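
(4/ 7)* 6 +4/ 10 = 134/ 35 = 3.83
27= 27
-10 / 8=-5 / 4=-1.25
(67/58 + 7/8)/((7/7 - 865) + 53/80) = -4710/2002943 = -0.00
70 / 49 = 10 / 7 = 1.43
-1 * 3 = -3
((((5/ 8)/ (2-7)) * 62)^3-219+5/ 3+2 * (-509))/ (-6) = 283.47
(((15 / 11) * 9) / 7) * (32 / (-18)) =-240 / 77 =-3.12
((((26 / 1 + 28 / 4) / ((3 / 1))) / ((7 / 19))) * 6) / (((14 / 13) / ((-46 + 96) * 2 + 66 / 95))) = 16750.26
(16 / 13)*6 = 96 / 13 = 7.38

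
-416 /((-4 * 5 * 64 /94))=611 /20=30.55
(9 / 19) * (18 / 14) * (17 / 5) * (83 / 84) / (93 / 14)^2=4233 / 91295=0.05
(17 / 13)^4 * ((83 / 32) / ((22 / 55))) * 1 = 34661215 / 1827904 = 18.96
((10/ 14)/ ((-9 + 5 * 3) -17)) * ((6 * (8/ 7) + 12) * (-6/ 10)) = 36/ 49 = 0.73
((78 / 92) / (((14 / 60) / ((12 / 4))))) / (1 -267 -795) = -1755 / 170821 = -0.01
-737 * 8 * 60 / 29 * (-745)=263551200 / 29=9087972.41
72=72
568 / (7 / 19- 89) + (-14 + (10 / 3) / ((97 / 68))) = -2213992 / 122511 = -18.07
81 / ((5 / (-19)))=-1539 / 5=-307.80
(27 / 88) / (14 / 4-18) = -0.02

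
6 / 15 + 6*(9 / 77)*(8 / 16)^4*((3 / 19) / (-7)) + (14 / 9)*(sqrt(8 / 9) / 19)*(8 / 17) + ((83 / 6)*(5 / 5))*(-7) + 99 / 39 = -1500076511 / 15975960 + 224*sqrt(2) / 8721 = -93.86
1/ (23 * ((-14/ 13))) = -13/ 322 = -0.04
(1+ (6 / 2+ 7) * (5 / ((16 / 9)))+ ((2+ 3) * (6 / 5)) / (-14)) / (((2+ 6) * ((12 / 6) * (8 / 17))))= 27319 / 7168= 3.81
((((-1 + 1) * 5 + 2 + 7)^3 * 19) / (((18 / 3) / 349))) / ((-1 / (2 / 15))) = -537111 / 5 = -107422.20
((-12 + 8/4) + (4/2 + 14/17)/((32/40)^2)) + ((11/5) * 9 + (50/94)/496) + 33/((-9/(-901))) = 19723333783/5944560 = 3317.88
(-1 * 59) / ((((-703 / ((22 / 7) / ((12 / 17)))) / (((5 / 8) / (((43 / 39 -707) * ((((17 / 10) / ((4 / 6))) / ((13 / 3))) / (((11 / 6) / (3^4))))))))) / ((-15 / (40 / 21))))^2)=-616788361475 / 3623727729581492944896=-0.00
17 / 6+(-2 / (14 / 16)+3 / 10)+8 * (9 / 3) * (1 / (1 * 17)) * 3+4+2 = 19783 / 1785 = 11.08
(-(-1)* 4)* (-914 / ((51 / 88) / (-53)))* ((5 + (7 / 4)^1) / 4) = 9591516 / 17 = 564206.82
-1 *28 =-28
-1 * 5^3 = -125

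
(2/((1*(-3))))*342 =-228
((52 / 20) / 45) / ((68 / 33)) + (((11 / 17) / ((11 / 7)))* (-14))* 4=-117457 / 5100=-23.03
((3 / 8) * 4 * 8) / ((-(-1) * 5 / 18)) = 216 / 5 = 43.20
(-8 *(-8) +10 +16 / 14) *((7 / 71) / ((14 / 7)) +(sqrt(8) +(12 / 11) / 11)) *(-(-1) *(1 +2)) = 2012739 / 60137 +3156 *sqrt(2) / 7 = 671.08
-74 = -74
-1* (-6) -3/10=57/10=5.70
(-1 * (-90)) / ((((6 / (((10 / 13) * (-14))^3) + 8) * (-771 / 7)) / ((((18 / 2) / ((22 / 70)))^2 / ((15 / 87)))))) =-165814500600000 / 341115711673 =-486.09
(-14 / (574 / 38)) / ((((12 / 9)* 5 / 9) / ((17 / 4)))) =-8721 / 1640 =-5.32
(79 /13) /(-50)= -0.12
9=9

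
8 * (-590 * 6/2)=-14160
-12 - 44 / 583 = -640 / 53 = -12.08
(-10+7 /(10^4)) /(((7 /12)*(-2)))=299979 /35000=8.57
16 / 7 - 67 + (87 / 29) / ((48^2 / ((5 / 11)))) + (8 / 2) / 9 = -11401879 / 177408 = -64.27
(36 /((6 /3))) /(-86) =-9 /43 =-0.21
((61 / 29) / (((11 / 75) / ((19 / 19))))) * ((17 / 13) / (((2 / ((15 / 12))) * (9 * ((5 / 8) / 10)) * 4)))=129625 / 24882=5.21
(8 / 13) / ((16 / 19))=19 / 26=0.73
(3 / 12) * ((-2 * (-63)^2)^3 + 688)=-125047004246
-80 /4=-20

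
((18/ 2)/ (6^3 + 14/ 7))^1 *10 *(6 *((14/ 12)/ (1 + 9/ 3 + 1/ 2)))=70/ 109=0.64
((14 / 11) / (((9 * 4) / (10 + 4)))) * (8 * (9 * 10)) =3920 / 11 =356.36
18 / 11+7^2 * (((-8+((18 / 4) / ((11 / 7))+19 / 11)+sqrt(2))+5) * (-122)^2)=729316 * sqrt(2)+12763048 / 11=2191685.67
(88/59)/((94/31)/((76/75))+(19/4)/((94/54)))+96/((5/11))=39518742208/186884565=211.46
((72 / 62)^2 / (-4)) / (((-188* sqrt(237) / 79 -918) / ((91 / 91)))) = 0.00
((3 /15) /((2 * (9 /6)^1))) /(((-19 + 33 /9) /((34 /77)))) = -17 /8855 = -0.00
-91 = -91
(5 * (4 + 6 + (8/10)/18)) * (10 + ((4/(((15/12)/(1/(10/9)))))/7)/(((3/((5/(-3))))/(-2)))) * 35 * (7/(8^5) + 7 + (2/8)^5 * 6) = 527486825/4096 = 128780.96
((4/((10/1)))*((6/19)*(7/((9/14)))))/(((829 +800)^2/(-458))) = -179536/756287685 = -0.00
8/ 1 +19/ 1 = 27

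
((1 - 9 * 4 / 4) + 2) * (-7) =42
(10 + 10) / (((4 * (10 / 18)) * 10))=9 / 10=0.90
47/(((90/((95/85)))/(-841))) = -751013/1530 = -490.86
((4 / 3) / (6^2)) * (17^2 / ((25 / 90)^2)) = 3468 / 25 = 138.72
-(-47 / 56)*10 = 235 / 28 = 8.39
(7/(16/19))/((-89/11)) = -1463/1424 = -1.03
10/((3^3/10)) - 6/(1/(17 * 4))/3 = -132.30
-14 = -14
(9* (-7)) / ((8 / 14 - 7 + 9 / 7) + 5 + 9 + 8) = -441 / 118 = -3.74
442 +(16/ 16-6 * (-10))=503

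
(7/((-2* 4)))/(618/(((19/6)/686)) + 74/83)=-11039/1689020080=-0.00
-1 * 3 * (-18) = 54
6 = 6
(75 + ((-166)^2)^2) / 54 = 759333211 / 54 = 14061726.13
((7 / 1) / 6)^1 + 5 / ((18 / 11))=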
____________________
Copy only this part of the entries above: the line with "(36 /((6 /3))) /(-86) =-9 /43 =-0.21", the line with "((18/ 2)/ (6^3", and the lines between, all exactly as written.

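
(36 /((6 /3))) /(-86) =-9 /43 =-0.21
((61 / 29) / (((11 / 75) / ((19 / 19))))) * ((17 / 13) / (((2 / ((15 / 12))) * (9 * ((5 / 8) / 10)) * 4)))=129625 / 24882=5.21
(8 / 13) / ((16 / 19))=19 / 26=0.73
(3 / 12) * ((-2 * (-63)^2)^3 + 688)=-125047004246
-80 /4=-20

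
((18/ 2)/ (6^3 + 14/ 7))^1 *10 *(6 *((14/ 12)/ (1 + 9/ 3 + 1/ 2)))=70/ 109=0.64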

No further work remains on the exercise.